TASK STATEMENT. In the material below, find the line containing "Supply exceeds demand." and the line containing "Supply (units): P=15, Q=80, R=90.", then reproduce exactly both of them and every line between, and nothing else.

:::

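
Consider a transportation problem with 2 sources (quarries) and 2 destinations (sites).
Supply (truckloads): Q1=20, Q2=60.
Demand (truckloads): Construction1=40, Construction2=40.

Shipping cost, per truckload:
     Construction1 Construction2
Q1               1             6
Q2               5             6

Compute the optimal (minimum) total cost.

360

An optimal shipping plan:
  Q1->Construction1: 20 × 1 = 20
  Q2->Construction1: 20 × 5 = 100
  Q2->Construction2: 40 × 6 = 240
Total = 20 + 100 + 240 = 360.
(Supply check: Q1 ships 20; Q2 ships 60.)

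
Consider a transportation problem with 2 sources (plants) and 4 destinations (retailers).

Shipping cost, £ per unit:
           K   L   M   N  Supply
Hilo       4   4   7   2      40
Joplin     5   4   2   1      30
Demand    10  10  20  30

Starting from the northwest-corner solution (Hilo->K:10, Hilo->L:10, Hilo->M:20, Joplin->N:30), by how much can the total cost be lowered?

80

Current plan cost = 10·4 + 10·4 + 20·7 + 30·1 = £250.
Optimal plan:
  Hilo→K: 10 × £4 = £40
  Hilo→L: 10 × £4 = £40
  Hilo→N: 20 × £2 = £40
  Joplin→M: 20 × £2 = £40
  Joplin→N: 10 × £1 = £10
Optimal cost = £170.
Saving = 250 − 170 = £80.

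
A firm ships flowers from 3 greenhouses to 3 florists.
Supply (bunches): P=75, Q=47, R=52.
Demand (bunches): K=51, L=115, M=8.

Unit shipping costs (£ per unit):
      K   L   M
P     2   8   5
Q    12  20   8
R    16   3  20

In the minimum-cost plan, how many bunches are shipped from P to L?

63

Solving gives:
  P→K: 12 × £2 = £24
  P→L: 63 × £8 = £504
  Q→K: 39 × £12 = £468
  Q→M: 8 × £8 = £64
  R→L: 52 × £3 = £156
Total cost = £1216.
So P→L carries 63 bunches.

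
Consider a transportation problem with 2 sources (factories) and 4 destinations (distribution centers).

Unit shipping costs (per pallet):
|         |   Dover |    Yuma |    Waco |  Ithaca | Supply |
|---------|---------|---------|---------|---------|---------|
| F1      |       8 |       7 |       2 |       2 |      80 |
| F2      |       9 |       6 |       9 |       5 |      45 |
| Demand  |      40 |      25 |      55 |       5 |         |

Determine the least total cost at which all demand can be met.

An optimal shipping plan:
  F1->Dover: 20 × 8 = 160
  F1->Waco: 55 × 2 = 110
  F1->Ithaca: 5 × 2 = 10
  F2->Dover: 20 × 9 = 180
  F2->Yuma: 25 × 6 = 150
Total = 160 + 110 + 10 + 180 + 150 = 610.
(Supply check: F1 ships 80; F2 ships 45.)

610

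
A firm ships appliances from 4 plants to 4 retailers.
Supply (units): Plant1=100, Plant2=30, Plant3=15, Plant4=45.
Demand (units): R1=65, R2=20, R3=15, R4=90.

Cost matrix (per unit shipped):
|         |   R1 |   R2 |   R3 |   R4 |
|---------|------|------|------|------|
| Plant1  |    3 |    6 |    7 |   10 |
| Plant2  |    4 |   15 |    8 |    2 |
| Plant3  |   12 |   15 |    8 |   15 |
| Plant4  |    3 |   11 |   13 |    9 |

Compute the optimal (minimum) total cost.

1050

A cheapest plan:
  Plant1→R1: 65 × 3 = 195
  Plant1→R2: 20 × 6 = 120
  Plant1→R4: 15 × 10 = 150
  Plant2→R4: 30 × 2 = 60
  Plant3→R3: 15 × 8 = 120
  Plant4→R4: 45 × 9 = 405
Total = 195 + 120 + 150 + 60 + 120 + 405 = 1050.
(Supply check: Plant1 ships 100; Plant2 ships 30; Plant3 ships 15; Plant4 ships 45.)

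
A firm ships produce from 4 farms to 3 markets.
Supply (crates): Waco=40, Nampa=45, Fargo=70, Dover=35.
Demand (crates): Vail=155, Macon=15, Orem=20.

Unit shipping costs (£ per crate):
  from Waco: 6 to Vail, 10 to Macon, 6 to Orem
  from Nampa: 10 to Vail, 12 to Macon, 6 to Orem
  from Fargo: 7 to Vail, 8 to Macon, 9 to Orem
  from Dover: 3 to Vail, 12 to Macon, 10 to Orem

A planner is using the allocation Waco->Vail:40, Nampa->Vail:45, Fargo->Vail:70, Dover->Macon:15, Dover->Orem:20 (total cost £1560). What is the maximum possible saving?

340

Current plan cost = 40·6 + 45·10 + 70·7 + 15·12 + 20·10 = £1560.
Optimal plan:
  Waco->Vail: 40 × £6 = £240
  Nampa->Vail: 25 × £10 = £250
  Nampa->Orem: 20 × £6 = £120
  Fargo->Vail: 55 × £7 = £385
  Fargo->Macon: 15 × £8 = £120
  Dover->Vail: 35 × £3 = £105
Optimal cost = £1220.
Saving = 1560 − 1220 = £340.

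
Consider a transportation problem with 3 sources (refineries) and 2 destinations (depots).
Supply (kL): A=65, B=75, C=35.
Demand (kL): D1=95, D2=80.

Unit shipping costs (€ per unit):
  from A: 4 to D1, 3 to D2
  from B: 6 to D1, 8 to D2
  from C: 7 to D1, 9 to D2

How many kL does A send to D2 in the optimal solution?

65

Optimal shipments:
  A→D2: 65 × €3 = €195
  B→D1: 75 × €6 = €450
  C→D1: 20 × €7 = €140
  C→D2: 15 × €9 = €135
Total cost = €920.
So A→D2 carries 65 kL.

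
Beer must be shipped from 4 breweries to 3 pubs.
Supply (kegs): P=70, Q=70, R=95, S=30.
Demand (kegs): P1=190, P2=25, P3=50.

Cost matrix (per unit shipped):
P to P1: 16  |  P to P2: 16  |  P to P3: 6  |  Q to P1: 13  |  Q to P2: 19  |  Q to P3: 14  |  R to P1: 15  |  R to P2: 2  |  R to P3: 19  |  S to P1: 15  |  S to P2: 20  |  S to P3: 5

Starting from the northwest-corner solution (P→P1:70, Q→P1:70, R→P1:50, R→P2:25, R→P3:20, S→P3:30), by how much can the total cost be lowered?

280

Current plan cost = 70·16 + 70·13 + 50·15 + 25·2 + 20·19 + 30·5 = 3360.
Optimal plan:
  P to P1: 20 × 16 = 320
  P to P3: 50 × 6 = 300
  Q to P1: 70 × 13 = 910
  R to P1: 70 × 15 = 1050
  R to P2: 25 × 2 = 50
  S to P1: 30 × 15 = 450
Optimal cost = 3080.
Saving = 3360 − 3080 = 280.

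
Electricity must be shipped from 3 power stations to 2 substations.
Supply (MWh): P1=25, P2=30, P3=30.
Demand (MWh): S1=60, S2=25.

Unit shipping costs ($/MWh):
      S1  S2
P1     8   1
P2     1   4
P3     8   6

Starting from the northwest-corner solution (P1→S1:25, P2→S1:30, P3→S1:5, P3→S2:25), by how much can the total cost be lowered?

Current plan cost = 25·8 + 30·1 + 5·8 + 25·6 = $420.
Optimal plan:
  P1→S2: 25 × $1 = $25
  P2→S1: 30 × $1 = $30
  P3→S1: 30 × $8 = $240
Optimal cost = $295.
Saving = 420 − 295 = $125.

125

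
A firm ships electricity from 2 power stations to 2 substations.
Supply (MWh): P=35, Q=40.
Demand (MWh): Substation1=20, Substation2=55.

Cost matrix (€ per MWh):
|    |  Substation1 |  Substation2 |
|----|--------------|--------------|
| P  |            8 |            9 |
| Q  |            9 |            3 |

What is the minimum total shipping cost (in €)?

415

Optimal allocation:
  P→Substation1: 20 MWh
  P→Substation2: 15 MWh
  Q→Substation2: 40 MWh
Total cost = €415.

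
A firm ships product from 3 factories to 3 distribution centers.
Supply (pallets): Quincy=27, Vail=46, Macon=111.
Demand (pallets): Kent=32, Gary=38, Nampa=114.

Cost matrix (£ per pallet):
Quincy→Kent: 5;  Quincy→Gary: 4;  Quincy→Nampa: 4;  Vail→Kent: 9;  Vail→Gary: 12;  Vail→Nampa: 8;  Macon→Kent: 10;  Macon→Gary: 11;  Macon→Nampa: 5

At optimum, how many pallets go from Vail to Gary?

11

Optimal shipments:
  Quincy–Gary: 27 pallets
  Vail–Kent: 32 pallets
  Vail–Gary: 11 pallets
  Vail–Nampa: 3 pallets
  Macon–Nampa: 111 pallets
Total cost = £1107.
So Vail→Gary carries 11 pallets.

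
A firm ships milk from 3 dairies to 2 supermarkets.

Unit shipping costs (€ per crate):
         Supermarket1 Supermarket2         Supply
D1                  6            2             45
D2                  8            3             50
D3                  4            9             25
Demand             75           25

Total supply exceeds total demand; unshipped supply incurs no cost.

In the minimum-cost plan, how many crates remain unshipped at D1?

Minimum-cost shipments:
  D1->Supermarket1: 45 × €6 = €270
  D2->Supermarket1: 5 × €8 = €40
  D2->Supermarket2: 25 × €3 = €75
  D3->Supermarket1: 25 × €4 = €100
Total cost = €485.
D1 ships 45 of its 45, leaving 0.

0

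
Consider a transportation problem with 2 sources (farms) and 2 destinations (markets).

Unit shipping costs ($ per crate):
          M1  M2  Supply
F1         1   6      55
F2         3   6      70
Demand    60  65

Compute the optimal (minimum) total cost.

460

One minimum-cost allocation:
  F1→M1: 55 crates
  F2→M1: 5 crates
  F2→M2: 65 crates
Total cost = $460.
(Supply check: F1 ships 55; F2 ships 70.)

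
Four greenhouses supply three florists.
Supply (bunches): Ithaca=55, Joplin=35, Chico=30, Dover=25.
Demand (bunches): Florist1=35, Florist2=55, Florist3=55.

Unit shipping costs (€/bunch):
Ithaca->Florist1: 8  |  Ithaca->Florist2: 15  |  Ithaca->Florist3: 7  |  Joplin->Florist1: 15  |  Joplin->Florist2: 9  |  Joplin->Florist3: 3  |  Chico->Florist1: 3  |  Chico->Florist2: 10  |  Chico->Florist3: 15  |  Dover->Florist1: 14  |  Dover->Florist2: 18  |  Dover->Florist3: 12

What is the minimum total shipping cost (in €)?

An optimal shipping plan:
  Ithaca to Florist1: 5 × €8 = €40
  Ithaca to Florist3: 50 × €7 = €350
  Joplin to Florist2: 35 × €9 = €315
  Chico to Florist1: 30 × €3 = €90
  Dover to Florist2: 20 × €18 = €360
  Dover to Florist3: 5 × €12 = €60
Total = 40 + 350 + 315 + 90 + 360 + 60 = €1215.

1215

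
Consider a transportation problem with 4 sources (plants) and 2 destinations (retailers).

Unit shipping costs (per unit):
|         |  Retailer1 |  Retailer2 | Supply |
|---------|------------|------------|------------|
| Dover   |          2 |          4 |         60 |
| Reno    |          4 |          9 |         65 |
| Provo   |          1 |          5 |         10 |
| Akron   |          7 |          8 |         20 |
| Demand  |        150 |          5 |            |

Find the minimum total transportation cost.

535

Optimal allocation:
  Dover→Retailer1: 60 units
  Reno→Retailer1: 65 units
  Provo→Retailer1: 10 units
  Akron→Retailer1: 15 units
  Akron→Retailer2: 5 units
Total cost = 535.
(Supply check: Dover ships 60; Reno ships 65; Provo ships 10; Akron ships 20.)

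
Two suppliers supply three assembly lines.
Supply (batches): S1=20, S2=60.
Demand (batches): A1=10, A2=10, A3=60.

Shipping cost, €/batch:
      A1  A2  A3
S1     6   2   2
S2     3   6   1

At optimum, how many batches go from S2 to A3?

Optimal shipments:
  S1→A2: 10 batches
  S1→A3: 10 batches
  S2→A1: 10 batches
  S2→A3: 50 batches
Total cost = €120.
So S2→A3 carries 50 batches.

50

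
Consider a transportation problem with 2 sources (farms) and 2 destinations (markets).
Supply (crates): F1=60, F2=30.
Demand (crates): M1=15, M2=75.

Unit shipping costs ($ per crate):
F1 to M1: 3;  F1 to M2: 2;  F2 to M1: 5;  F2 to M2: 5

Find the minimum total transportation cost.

A cheapest plan:
  F1→M2: 60 × $2 = $120
  F2→M1: 15 × $5 = $75
  F2→M2: 15 × $5 = $75
Total = 120 + 75 + 75 = $270.
(Supply check: F1 ships 60; F2 ships 30.)

270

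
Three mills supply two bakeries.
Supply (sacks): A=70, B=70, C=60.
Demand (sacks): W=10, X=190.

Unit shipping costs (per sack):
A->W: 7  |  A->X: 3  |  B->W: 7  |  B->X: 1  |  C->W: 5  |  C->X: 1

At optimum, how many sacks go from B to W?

0

Solving gives:
  A→W: 10 × 7 = 70
  A→X: 60 × 3 = 180
  B→X: 70 × 1 = 70
  C→X: 60 × 1 = 60
Total cost = 380.
The route B→W is not used.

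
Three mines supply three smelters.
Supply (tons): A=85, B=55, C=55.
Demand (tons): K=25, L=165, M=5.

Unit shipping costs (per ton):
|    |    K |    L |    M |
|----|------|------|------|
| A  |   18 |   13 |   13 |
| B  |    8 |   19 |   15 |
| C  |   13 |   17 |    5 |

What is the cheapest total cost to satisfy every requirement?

2750

Optimal allocation:
  A->L: 85 × 13 = 1105
  B->K: 25 × 8 = 200
  B->L: 30 × 19 = 570
  C->L: 50 × 17 = 850
  C->M: 5 × 5 = 25
Total = 1105 + 200 + 570 + 850 + 25 = 2750.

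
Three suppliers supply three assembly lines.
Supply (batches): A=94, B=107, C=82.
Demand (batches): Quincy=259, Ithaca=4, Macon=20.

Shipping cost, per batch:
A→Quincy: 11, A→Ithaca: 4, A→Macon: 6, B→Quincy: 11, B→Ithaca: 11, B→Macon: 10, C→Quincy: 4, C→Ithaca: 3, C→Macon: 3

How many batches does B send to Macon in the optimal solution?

0

The minimum-cost plan:
  A–Quincy: 70 × 11 = 770
  A–Ithaca: 4 × 4 = 16
  A–Macon: 20 × 6 = 120
  B–Quincy: 107 × 11 = 1177
  C–Quincy: 82 × 4 = 328
Total cost = 2411.
The route B→Macon is not used.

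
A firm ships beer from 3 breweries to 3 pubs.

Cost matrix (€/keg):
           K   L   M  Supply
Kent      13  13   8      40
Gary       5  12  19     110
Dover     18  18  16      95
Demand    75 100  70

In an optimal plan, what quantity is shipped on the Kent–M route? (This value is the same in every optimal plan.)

40

The minimum-cost plan:
  Kent→M: 40 kegs
  Gary→K: 75 kegs
  Gary→L: 35 kegs
  Dover→L: 65 kegs
  Dover→M: 30 kegs
Total cost = €2765.
So Kent→M carries 40 kegs.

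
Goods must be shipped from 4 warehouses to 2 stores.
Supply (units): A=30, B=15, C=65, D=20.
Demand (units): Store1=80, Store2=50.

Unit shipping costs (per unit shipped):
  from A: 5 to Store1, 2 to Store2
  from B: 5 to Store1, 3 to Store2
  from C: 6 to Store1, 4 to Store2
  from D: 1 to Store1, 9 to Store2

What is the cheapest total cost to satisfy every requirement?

Optimal allocation:
  A->Store2: 30 units
  B->Store1: 15 units
  C->Store1: 45 units
  C->Store2: 20 units
  D->Store1: 20 units
Total cost = 505.

505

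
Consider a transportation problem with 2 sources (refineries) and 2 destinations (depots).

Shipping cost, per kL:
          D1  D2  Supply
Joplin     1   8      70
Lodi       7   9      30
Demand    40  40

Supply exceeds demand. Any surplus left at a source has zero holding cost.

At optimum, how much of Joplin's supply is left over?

0

Minimum-cost shipments:
  Joplin→D1: 40 × 1 = 40
  Joplin→D2: 30 × 8 = 240
  Lodi→D2: 10 × 9 = 90
Total cost = 370.
Joplin ships 70 of its 70, leaving 0.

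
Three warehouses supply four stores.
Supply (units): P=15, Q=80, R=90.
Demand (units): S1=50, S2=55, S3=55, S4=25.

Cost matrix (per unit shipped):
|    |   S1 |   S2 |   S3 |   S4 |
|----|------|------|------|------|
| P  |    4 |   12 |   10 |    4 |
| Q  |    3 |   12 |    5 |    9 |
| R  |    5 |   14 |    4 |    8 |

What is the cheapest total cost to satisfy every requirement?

1220

A cheapest plan:
  P to S4: 15 × 4 = 60
  Q to S1: 25 × 3 = 75
  Q to S2: 55 × 12 = 660
  R to S1: 25 × 5 = 125
  R to S3: 55 × 4 = 220
  R to S4: 10 × 8 = 80
Total = 60 + 75 + 660 + 125 + 220 + 80 = 1220.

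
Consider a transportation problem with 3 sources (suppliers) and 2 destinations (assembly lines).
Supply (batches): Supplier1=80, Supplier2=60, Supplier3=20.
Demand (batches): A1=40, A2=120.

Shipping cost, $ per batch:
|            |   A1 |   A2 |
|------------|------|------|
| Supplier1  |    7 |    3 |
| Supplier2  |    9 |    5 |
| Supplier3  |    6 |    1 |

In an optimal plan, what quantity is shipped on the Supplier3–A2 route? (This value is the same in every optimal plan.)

Solving gives:
  Supplier1 to A1: 40 × $7 = $280
  Supplier1 to A2: 40 × $3 = $120
  Supplier2 to A2: 60 × $5 = $300
  Supplier3 to A2: 20 × $1 = $20
Total cost = $720.
So Supplier3→A2 carries 20 batches.

20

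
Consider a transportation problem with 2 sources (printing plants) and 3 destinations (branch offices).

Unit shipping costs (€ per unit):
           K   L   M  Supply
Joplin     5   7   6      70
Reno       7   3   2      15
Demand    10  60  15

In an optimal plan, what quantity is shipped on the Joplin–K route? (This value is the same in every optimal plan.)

Optimal shipments:
  Joplin->K: 10 × €5 = €50
  Joplin->L: 60 × €7 = €420
  Reno->M: 15 × €2 = €30
Total cost = €500.
So Joplin→K carries 10 boxes.

10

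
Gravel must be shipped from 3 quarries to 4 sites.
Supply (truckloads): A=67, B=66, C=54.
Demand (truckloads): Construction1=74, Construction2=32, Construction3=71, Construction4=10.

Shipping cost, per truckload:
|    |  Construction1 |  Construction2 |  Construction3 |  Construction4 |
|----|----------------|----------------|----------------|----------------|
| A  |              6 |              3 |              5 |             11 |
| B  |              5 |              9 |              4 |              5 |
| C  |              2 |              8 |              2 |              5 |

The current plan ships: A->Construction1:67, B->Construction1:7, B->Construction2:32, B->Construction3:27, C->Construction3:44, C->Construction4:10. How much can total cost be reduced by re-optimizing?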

:::

WRITTEN ANSWER.
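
Supply exceeds demand. Any surplus left at a source has zero holding cost.

At optimum, how much of Joplin's supply is left over?

0

Minimum-cost shipments:
  Joplin→D1: 40 × 1 = 40
  Joplin→D2: 30 × 8 = 240
  Lodi→D2: 10 × 9 = 90
Total cost = 370.
Joplin ships 70 of its 70, leaving 0.

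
Three warehouses supply four stores.
Supply (units): P=15, Q=80, R=90.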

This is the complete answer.